::: RECORD SET

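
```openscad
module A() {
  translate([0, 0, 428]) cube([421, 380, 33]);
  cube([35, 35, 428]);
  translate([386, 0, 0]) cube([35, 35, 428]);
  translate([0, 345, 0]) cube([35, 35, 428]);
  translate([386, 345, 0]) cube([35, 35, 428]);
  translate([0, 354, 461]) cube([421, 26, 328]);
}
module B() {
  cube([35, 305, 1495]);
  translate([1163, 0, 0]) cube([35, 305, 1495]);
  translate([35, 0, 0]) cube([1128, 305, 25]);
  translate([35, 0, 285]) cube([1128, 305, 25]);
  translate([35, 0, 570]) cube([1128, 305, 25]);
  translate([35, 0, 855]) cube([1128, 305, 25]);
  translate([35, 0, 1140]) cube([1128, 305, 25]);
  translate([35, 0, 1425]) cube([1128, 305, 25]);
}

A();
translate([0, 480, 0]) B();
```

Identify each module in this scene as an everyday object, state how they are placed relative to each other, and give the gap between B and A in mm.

A is a chair. B is a bookshelf. The bookshelf is on the floor beside the chair on its +y side. The gap between the bookshelf and the chair is 100 mm.

The bookshelf's nearest face is 100 mm from the chair's +y face.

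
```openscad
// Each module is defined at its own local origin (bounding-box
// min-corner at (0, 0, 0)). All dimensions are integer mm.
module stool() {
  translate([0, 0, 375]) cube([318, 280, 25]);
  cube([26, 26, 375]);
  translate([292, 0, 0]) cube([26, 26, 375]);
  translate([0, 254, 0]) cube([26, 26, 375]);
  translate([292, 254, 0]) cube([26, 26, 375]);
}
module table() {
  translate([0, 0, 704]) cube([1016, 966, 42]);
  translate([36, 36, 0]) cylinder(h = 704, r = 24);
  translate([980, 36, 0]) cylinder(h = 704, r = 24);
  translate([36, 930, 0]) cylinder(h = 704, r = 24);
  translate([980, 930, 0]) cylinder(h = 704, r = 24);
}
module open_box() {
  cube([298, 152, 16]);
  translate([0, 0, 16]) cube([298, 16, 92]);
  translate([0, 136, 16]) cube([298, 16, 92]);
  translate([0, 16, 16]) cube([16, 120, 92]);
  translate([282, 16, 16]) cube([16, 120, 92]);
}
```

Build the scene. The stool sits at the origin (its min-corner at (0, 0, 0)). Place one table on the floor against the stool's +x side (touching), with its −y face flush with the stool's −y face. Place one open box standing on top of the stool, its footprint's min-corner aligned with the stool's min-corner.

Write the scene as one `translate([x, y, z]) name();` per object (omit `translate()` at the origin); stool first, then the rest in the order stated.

stool();
translate([318, 0, 0]) table();
translate([0, 0, 400]) open_box();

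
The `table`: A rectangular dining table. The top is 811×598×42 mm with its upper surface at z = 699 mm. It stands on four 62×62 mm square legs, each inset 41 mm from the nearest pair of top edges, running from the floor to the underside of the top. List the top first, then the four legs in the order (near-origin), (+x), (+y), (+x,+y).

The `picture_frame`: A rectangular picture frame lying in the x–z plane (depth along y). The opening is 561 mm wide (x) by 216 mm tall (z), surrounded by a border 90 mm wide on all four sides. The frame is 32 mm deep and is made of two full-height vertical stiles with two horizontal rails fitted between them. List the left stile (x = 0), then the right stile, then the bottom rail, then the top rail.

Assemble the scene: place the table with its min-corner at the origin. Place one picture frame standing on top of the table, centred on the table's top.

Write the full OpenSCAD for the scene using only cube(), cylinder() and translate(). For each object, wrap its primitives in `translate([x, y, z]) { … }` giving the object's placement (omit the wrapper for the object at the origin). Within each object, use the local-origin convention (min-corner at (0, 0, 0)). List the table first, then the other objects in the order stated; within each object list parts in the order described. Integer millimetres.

translate([0, 0, 657]) cube([811, 598, 42]);
translate([41, 41, 0]) cube([62, 62, 657]);
translate([708, 41, 0]) cube([62, 62, 657]);
translate([41, 495, 0]) cube([62, 62, 657]);
translate([708, 495, 0]) cube([62, 62, 657]);
translate([35, 283, 699]) {
  cube([90, 32, 396]);
  translate([651, 0, 0]) cube([90, 32, 396]);
  translate([90, 0, 0]) cube([561, 32, 90]);
  translate([90, 0, 306]) cube([561, 32, 90]);
}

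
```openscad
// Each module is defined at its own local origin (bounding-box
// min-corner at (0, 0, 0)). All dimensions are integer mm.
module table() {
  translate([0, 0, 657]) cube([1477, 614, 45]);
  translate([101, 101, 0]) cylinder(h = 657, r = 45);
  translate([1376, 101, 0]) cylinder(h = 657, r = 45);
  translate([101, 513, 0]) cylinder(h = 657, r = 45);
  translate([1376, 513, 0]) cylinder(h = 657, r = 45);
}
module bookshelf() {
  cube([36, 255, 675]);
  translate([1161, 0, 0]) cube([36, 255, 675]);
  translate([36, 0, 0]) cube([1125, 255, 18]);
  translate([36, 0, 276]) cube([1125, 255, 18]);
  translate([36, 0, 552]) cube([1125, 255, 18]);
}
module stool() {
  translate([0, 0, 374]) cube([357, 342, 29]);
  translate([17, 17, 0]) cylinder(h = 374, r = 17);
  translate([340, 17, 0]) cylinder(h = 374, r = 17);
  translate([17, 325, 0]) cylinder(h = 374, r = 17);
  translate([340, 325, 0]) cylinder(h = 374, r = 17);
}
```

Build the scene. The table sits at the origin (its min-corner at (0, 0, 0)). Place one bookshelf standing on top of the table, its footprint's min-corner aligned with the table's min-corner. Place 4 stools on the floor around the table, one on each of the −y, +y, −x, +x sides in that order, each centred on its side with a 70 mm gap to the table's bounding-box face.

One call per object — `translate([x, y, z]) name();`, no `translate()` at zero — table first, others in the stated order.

table();
translate([0, 0, 702]) bookshelf();
translate([560, -412, 0]) stool();
translate([560, 684, 0]) stool();
translate([-427, 136, 0]) stool();
translate([1547, 136, 0]) stool();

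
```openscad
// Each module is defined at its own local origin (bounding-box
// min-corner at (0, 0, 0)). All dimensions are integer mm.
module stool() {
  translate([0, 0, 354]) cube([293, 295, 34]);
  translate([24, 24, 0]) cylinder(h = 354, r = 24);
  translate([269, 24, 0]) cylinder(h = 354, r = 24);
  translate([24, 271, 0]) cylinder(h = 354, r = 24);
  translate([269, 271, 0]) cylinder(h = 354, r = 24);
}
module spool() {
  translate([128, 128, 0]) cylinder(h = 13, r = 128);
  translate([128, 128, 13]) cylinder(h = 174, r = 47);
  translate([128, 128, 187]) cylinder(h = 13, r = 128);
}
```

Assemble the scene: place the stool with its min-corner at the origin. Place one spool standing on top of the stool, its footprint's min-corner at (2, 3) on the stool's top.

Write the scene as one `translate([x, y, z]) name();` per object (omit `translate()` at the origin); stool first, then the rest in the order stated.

stool();
translate([2, 3, 388]) spool();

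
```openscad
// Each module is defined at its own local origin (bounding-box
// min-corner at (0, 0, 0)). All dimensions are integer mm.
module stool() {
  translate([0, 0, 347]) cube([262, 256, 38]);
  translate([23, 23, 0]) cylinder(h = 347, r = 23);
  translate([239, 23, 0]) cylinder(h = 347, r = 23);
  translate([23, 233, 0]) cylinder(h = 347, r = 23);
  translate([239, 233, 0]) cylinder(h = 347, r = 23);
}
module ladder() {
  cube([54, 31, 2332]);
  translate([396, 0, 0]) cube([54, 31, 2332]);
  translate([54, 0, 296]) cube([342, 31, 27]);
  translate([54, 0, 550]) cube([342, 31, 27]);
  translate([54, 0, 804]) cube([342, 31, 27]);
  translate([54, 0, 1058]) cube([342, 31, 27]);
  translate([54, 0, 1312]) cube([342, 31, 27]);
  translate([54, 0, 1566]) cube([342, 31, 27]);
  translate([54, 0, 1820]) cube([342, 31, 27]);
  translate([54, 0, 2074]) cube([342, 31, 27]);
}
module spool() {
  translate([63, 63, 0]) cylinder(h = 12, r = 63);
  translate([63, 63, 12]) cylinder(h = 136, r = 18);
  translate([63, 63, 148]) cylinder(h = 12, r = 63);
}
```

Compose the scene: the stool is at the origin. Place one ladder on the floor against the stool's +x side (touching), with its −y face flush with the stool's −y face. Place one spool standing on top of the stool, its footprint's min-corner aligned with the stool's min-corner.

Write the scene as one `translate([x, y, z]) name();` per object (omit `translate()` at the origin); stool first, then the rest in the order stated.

stool();
translate([262, 0, 0]) ladder();
translate([0, 0, 385]) spool();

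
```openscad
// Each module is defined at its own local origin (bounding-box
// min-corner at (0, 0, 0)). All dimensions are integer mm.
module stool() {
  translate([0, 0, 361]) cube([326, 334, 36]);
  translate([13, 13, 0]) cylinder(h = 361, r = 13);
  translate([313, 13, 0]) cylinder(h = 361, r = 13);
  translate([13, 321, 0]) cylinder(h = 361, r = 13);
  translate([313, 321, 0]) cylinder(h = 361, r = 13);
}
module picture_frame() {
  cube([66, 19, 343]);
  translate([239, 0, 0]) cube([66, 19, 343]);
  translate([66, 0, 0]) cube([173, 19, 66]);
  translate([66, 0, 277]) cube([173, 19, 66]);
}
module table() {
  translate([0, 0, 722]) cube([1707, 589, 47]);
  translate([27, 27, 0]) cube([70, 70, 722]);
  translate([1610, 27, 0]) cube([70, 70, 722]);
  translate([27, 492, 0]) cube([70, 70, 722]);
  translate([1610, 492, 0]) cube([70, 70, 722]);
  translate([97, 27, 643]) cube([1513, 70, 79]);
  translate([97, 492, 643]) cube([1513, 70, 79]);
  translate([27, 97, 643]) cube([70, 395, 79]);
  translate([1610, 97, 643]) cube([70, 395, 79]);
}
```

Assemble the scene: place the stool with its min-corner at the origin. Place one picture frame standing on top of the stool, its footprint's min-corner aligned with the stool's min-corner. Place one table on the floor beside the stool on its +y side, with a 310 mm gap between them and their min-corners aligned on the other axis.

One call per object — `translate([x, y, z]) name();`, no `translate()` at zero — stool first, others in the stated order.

stool();
translate([0, 0, 397]) picture_frame();
translate([0, 644, 0]) table();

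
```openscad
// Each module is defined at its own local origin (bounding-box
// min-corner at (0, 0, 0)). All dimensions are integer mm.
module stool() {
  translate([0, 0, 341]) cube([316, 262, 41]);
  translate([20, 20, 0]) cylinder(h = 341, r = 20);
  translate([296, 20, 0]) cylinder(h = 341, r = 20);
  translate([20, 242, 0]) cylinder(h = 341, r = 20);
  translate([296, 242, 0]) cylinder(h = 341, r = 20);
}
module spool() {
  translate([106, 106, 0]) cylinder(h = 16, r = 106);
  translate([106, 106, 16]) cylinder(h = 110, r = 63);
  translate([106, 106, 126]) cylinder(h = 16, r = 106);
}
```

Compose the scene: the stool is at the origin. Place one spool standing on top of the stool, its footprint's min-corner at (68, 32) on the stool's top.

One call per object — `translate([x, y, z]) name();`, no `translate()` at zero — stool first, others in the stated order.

stool();
translate([68, 32, 382]) spool();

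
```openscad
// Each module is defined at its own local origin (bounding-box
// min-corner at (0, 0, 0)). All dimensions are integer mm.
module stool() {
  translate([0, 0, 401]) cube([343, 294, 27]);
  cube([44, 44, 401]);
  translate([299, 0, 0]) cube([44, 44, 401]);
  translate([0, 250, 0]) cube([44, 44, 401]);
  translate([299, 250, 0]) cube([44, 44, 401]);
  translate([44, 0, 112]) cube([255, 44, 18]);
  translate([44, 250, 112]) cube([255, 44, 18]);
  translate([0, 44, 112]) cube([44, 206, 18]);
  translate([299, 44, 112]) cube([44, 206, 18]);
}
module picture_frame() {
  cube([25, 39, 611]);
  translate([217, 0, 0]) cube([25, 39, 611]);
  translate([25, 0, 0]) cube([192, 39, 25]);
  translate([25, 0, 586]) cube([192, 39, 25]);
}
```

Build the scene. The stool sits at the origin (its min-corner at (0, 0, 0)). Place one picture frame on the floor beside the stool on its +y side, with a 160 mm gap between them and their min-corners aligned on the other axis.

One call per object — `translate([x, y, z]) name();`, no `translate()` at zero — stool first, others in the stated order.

stool();
translate([0, 454, 0]) picture_frame();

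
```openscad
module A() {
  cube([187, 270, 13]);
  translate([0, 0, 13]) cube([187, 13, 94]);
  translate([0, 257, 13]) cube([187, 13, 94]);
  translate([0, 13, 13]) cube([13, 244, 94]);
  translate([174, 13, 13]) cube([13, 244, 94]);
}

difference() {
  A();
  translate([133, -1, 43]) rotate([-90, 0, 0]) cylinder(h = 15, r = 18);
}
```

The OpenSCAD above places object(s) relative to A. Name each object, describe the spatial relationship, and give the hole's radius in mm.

A is an open box. The open box has a circular hole through its front wall. The hole's radius is 18 mm.

The subtracted cylinder has r = 18 mm.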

::::::

# [WHAT THIS TASK INVOLVES]
Give back exactly the lines above, from the line containing "(near-origin), (+x), (+y), (+x,+y)." through the line containing "the top rail.", with both end lines and nothing more.

# [PROBLEM SOLUTION]
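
The `table`: A rectangular dining table. The top is 811×598×42 mm with its upper surface at z = 699 mm. It stands on four 62×62 mm square legs, each inset 41 mm from the nearest pair of top edges, running from the floor to the underside of the top. List the top first, then the four legs in the order (near-origin), (+x), (+y), (+x,+y).

The `picture_frame`: A rectangular picture frame lying in the x–z plane (depth along y). The opening is 561 mm wide (x) by 216 mm tall (z), surrounded by a border 90 mm wide on all four sides. The frame is 32 mm deep and is made of two full-height vertical stiles with two horizontal rails fitted between them. List the left stile (x = 0), then the right stile, then the bottom rail, then the top rail.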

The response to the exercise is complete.